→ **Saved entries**
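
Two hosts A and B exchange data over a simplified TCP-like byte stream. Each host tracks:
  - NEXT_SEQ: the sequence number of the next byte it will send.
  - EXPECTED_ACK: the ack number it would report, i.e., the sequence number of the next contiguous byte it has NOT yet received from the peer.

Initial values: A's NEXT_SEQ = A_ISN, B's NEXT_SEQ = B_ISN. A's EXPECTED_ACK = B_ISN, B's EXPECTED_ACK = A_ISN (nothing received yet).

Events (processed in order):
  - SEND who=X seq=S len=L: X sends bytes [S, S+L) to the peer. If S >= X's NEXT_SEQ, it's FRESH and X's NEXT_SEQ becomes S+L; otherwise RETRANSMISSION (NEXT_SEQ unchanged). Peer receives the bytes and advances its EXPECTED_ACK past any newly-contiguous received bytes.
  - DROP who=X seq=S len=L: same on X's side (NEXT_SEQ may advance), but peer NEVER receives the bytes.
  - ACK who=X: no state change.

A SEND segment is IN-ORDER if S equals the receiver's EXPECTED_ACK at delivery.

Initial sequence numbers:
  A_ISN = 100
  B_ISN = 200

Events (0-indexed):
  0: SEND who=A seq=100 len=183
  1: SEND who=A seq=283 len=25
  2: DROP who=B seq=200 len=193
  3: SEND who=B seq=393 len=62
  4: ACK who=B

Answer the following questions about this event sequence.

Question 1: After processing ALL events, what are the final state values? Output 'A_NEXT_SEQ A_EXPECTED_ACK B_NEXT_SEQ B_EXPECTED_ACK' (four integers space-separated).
After event 0: A_seq=283 A_ack=200 B_seq=200 B_ack=283
After event 1: A_seq=308 A_ack=200 B_seq=200 B_ack=308
After event 2: A_seq=308 A_ack=200 B_seq=393 B_ack=308
After event 3: A_seq=308 A_ack=200 B_seq=455 B_ack=308
After event 4: A_seq=308 A_ack=200 B_seq=455 B_ack=308

Answer: 308 200 455 308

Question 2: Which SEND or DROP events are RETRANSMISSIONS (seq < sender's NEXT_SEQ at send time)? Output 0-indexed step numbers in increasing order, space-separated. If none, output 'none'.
Step 0: SEND seq=100 -> fresh
Step 1: SEND seq=283 -> fresh
Step 2: DROP seq=200 -> fresh
Step 3: SEND seq=393 -> fresh

Answer: none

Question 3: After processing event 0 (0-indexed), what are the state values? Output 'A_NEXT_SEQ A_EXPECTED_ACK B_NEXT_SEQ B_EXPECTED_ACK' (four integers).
After event 0: A_seq=283 A_ack=200 B_seq=200 B_ack=283

283 200 200 283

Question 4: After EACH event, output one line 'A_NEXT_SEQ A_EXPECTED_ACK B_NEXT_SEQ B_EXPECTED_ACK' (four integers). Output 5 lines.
283 200 200 283
308 200 200 308
308 200 393 308
308 200 455 308
308 200 455 308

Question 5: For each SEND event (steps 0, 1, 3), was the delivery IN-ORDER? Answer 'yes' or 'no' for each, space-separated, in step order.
Step 0: SEND seq=100 -> in-order
Step 1: SEND seq=283 -> in-order
Step 3: SEND seq=393 -> out-of-order

Answer: yes yes no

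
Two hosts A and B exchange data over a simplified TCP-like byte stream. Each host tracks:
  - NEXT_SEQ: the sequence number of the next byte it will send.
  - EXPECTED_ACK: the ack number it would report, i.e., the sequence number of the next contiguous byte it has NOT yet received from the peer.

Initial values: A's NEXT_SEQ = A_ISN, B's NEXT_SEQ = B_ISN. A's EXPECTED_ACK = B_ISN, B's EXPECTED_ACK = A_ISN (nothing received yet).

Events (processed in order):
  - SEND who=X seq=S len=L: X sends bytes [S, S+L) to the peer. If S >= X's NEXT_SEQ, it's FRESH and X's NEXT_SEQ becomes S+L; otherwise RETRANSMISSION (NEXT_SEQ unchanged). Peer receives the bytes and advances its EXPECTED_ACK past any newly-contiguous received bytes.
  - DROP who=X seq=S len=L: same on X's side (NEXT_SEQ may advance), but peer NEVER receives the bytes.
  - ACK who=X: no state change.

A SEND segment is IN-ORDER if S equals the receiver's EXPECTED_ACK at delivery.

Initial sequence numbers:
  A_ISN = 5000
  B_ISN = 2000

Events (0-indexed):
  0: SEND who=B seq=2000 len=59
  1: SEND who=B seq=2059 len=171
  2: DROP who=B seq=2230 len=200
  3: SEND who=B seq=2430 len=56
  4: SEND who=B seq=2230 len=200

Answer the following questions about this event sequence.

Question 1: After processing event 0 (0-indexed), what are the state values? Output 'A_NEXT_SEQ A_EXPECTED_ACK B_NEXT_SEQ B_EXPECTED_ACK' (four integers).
After event 0: A_seq=5000 A_ack=2059 B_seq=2059 B_ack=5000

5000 2059 2059 5000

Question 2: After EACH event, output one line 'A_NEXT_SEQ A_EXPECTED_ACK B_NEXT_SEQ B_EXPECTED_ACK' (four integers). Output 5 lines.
5000 2059 2059 5000
5000 2230 2230 5000
5000 2230 2430 5000
5000 2230 2486 5000
5000 2486 2486 5000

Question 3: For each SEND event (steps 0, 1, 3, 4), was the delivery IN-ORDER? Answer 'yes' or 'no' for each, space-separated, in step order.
Step 0: SEND seq=2000 -> in-order
Step 1: SEND seq=2059 -> in-order
Step 3: SEND seq=2430 -> out-of-order
Step 4: SEND seq=2230 -> in-order

Answer: yes yes no yes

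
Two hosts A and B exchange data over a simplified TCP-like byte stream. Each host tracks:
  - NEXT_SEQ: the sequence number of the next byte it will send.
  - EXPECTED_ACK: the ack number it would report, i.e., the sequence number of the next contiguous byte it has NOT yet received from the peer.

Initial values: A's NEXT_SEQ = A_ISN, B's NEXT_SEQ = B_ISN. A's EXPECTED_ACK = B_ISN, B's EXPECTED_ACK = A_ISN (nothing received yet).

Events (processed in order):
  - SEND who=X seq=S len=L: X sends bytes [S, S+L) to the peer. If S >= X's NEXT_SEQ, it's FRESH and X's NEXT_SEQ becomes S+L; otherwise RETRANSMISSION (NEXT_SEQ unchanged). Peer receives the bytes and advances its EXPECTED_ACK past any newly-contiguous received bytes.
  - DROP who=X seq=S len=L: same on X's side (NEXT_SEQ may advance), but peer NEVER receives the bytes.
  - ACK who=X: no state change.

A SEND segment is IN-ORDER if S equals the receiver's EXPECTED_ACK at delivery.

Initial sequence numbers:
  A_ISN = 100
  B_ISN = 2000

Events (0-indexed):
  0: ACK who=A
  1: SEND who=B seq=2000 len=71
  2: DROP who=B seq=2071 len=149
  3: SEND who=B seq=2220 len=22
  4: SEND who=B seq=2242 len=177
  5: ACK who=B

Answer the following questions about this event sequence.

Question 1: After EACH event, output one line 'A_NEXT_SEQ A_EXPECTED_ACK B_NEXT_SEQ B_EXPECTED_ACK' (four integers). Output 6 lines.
100 2000 2000 100
100 2071 2071 100
100 2071 2220 100
100 2071 2242 100
100 2071 2419 100
100 2071 2419 100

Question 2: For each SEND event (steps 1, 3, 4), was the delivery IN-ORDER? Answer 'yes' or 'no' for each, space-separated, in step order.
Answer: yes no no

Derivation:
Step 1: SEND seq=2000 -> in-order
Step 3: SEND seq=2220 -> out-of-order
Step 4: SEND seq=2242 -> out-of-order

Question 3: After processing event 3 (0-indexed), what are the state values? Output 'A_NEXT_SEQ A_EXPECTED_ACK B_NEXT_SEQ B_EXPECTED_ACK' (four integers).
After event 0: A_seq=100 A_ack=2000 B_seq=2000 B_ack=100
After event 1: A_seq=100 A_ack=2071 B_seq=2071 B_ack=100
After event 2: A_seq=100 A_ack=2071 B_seq=2220 B_ack=100
After event 3: A_seq=100 A_ack=2071 B_seq=2242 B_ack=100

100 2071 2242 100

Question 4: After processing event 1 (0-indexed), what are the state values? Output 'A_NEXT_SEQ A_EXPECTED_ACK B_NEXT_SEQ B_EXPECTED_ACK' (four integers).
After event 0: A_seq=100 A_ack=2000 B_seq=2000 B_ack=100
After event 1: A_seq=100 A_ack=2071 B_seq=2071 B_ack=100

100 2071 2071 100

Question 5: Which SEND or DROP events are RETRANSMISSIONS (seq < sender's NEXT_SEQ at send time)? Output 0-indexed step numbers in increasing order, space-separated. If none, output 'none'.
Step 1: SEND seq=2000 -> fresh
Step 2: DROP seq=2071 -> fresh
Step 3: SEND seq=2220 -> fresh
Step 4: SEND seq=2242 -> fresh

Answer: none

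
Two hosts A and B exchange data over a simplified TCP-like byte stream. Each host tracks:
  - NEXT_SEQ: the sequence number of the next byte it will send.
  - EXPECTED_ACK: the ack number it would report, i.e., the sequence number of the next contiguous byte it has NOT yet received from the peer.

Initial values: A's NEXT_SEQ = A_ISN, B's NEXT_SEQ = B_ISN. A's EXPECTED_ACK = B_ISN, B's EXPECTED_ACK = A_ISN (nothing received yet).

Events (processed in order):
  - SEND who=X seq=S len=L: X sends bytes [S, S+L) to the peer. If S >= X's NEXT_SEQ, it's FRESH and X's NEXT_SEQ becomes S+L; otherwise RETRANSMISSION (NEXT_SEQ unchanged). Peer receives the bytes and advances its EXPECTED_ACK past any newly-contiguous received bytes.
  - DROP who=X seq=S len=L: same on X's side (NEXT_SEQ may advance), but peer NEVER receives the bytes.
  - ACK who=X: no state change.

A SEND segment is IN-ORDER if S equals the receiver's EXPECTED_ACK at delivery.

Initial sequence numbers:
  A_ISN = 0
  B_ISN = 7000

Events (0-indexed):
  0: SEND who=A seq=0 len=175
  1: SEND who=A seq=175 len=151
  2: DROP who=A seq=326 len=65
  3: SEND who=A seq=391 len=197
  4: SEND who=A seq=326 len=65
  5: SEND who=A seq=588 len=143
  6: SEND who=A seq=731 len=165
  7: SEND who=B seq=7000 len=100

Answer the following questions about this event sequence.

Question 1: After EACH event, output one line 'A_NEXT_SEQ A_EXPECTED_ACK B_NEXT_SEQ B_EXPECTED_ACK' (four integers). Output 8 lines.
175 7000 7000 175
326 7000 7000 326
391 7000 7000 326
588 7000 7000 326
588 7000 7000 588
731 7000 7000 731
896 7000 7000 896
896 7100 7100 896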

→ **About this task**
The entries above hold the needed span. Transcribe exactly the lines from the one with "Question 4: After EACH" to the one with "4: SEND who=B seq=2230 len=200", both included.

→ **Result of the exercise**
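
Question 4: After EACH event, output one line 'A_NEXT_SEQ A_EXPECTED_ACK B_NEXT_SEQ B_EXPECTED_ACK' (four integers). Output 5 lines.
283 200 200 283
308 200 200 308
308 200 393 308
308 200 455 308
308 200 455 308

Question 5: For each SEND event (steps 0, 1, 3), was the delivery IN-ORDER? Answer 'yes' or 'no' for each, space-separated, in step order.
Step 0: SEND seq=100 -> in-order
Step 1: SEND seq=283 -> in-order
Step 3: SEND seq=393 -> out-of-order

Answer: yes yes no

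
Two hosts A and B exchange data over a simplified TCP-like byte stream. Each host tracks:
  - NEXT_SEQ: the sequence number of the next byte it will send.
  - EXPECTED_ACK: the ack number it would report, i.e., the sequence number of the next contiguous byte it has NOT yet received from the peer.

Initial values: A's NEXT_SEQ = A_ISN, B's NEXT_SEQ = B_ISN. A's EXPECTED_ACK = B_ISN, B's EXPECTED_ACK = A_ISN (nothing received yet).

Events (processed in order):
  - SEND who=X seq=S len=L: X sends bytes [S, S+L) to the peer. If S >= X's NEXT_SEQ, it's FRESH and X's NEXT_SEQ becomes S+L; otherwise RETRANSMISSION (NEXT_SEQ unchanged). Peer receives the bytes and advances its EXPECTED_ACK past any newly-contiguous received bytes.
  - DROP who=X seq=S len=L: same on X's side (NEXT_SEQ may advance), but peer NEVER receives the bytes.
  - ACK who=X: no state change.

A SEND segment is IN-ORDER if S equals the receiver's EXPECTED_ACK at delivery.

Initial sequence numbers:
  A_ISN = 5000
  B_ISN = 2000

Events (0-indexed):
  0: SEND who=B seq=2000 len=59
  1: SEND who=B seq=2059 len=171
  2: DROP who=B seq=2230 len=200
  3: SEND who=B seq=2430 len=56
  4: SEND who=B seq=2230 len=200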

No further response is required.